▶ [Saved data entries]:
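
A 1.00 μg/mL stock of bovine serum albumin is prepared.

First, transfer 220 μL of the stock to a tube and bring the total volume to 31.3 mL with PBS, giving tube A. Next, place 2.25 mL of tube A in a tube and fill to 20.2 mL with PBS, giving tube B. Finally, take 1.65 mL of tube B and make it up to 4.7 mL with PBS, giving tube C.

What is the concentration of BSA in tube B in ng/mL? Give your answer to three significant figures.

0.783 ng/mL

Step 1: 220 μL brought to 31.3 mL → factor 31300/220 = 142.27
Step 2: 2.25 mL brought to 20.2 mL → factor 20.2/2.25 = 8.9778
Dilution factor through tube B = 142.27 × 8.9778 = 1277.3
[tube B] = 1.00 μg/mL / 1277.3 = 0.0007829 μg/mL = 0.783 ng/mL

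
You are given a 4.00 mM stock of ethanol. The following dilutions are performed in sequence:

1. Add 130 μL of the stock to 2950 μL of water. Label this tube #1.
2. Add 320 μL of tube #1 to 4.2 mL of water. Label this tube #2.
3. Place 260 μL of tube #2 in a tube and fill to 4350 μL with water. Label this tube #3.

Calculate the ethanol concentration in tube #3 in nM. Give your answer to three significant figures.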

▶ [What to work on]:
Retype the data exactly as given.

▶ [Expected answer]:
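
A 1.00 μg/mL stock of bovine serum albumin is prepared.

First, transfer 220 μL of the stock to a tube and bring the total volume to 31.3 mL with PBS, giving tube A. Next, place 2.25 mL of tube A in a tube and fill to 20.2 mL with PBS, giving tube B. Finally, take 1.65 mL of tube B and make it up to 4.7 mL with PBS, giving tube C.

What is the concentration of BSA in tube B in ng/mL? Give your answer to three significant figures.

0.783 ng/mL

Step 1: 220 μL brought to 31.3 mL → factor 31300/220 = 142.27
Step 2: 2.25 mL brought to 20.2 mL → factor 20.2/2.25 = 8.9778
Dilution factor through tube B = 142.27 × 8.9778 = 1277.3
[tube B] = 1.00 μg/mL / 1277.3 = 0.0007829 μg/mL = 0.783 ng/mL

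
You are given a 4.00 mM stock of ethanol. The following dilutions are performed in sequence:

1. Add 130 μL of the stock to 2950 μL of water. Label this tube #1.
2. Add 320 μL of tube #1 to 4.2 mL of water. Label this tube #2.
3. Place 260 μL of tube #2 in a tube and fill to 4350 μL with water. Label this tube #3.

Calculate the ethanol concentration in tube #3 in nM. Give your answer to three significant figures.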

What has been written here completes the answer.